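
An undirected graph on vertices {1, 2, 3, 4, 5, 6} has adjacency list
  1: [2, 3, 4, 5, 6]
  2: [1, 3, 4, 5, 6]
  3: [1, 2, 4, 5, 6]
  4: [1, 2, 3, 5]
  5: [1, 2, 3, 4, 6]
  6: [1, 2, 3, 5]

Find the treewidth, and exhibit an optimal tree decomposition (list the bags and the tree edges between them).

Treewidth 4.
One such decomposition:
Bags: B1 = {1, 2, 3, 4, 5}  B2 = {1, 2, 3, 5, 6}
Tree: B1–B2

Every bag has size at most 5, so the width is 5 − 1 = 4 and tw(G) ≤ 4. On the other hand G contains the 5-clique {1, 2, 3, 4, 5}. A clique must lie in a single bag of any decomposition, so no decomposition can have width below 4. The upper and lower bounds meet at 4, so that is the treewidth.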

*Your goal:* All of the material above is to be repeated exactly.

*Result:*
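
An undirected graph on vertices {1, 2, 3, 4, 5, 6} has adjacency list
  1: [2, 3, 4, 5, 6]
  2: [1, 3, 4, 5, 6]
  3: [1, 2, 4, 5, 6]
  4: [1, 2, 3, 5]
  5: [1, 2, 3, 4, 6]
  6: [1, 2, 3, 5]

Find the treewidth, and exhibit an optimal tree decomposition (list the bags and the tree edges between them).

Treewidth 4.
One such decomposition:
Bags: B1 = {1, 2, 3, 4, 5}  B2 = {1, 2, 3, 5, 6}
Tree: B1–B2

Every bag has size at most 5, so the width is 5 − 1 = 4 and tw(G) ≤ 4. On the other hand G contains the 5-clique {1, 2, 3, 4, 5}. A clique must lie in a single bag of any decomposition, so no decomposition can have width below 4. The upper and lower bounds meet at 4, so that is the treewidth.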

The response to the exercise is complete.